[[ Supplied material, beginning ]]
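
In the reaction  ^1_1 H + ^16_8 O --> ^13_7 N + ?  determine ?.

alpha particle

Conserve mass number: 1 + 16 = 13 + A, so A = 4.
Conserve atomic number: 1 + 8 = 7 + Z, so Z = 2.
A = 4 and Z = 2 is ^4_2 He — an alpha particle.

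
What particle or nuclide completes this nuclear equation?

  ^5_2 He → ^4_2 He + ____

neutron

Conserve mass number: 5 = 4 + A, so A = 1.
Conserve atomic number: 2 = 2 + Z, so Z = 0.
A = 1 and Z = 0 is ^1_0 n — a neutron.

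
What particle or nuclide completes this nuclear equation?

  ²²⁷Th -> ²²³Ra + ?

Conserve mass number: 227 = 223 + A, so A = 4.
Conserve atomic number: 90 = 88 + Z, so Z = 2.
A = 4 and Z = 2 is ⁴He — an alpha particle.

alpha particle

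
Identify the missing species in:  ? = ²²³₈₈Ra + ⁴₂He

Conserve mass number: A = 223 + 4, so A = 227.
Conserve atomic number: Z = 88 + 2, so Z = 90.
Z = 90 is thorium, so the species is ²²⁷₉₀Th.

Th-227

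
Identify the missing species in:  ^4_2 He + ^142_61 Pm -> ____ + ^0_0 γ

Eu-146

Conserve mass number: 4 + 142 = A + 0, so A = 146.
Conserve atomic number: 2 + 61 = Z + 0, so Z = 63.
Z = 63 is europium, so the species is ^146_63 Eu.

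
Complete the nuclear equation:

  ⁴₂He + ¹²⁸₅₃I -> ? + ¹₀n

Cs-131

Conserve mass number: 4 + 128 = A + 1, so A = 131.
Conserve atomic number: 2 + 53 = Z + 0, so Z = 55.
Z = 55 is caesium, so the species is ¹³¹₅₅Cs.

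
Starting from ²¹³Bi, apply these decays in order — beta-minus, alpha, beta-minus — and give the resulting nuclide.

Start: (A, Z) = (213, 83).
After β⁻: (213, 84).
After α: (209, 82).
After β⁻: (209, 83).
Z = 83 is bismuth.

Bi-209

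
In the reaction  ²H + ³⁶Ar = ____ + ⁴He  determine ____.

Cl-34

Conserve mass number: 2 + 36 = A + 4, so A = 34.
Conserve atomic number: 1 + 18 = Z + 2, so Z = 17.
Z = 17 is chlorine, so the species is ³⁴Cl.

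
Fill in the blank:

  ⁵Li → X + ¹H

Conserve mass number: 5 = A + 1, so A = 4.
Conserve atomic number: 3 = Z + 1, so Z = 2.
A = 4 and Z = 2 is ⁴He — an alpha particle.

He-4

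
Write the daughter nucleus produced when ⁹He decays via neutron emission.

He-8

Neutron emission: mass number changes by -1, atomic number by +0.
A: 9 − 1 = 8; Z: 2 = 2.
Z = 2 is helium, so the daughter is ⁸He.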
[[ Supplied material, end ]]
▸ **Problem to solve**: The range runs from the line with "²²³₈₈Ra + ⁴₂He" up to and including the line with "Complete the nuclear" in the listing above; please write out exactly those lines and nothing more.

▸ **Answer for the task**:
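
Identify the missing species in:  ? = ²²³₈₈Ra + ⁴₂He

Conserve mass number: A = 223 + 4, so A = 227.
Conserve atomic number: Z = 88 + 2, so Z = 90.
Z = 90 is thorium, so the species is ²²⁷₉₀Th.

Th-227

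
Identify the missing species in:  ^4_2 He + ^142_61 Pm -> ____ + ^0_0 γ

Eu-146

Conserve mass number: 4 + 142 = A + 0, so A = 146.
Conserve atomic number: 2 + 61 = Z + 0, so Z = 63.
Z = 63 is europium, so the species is ^146_63 Eu.

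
Complete the nuclear equation: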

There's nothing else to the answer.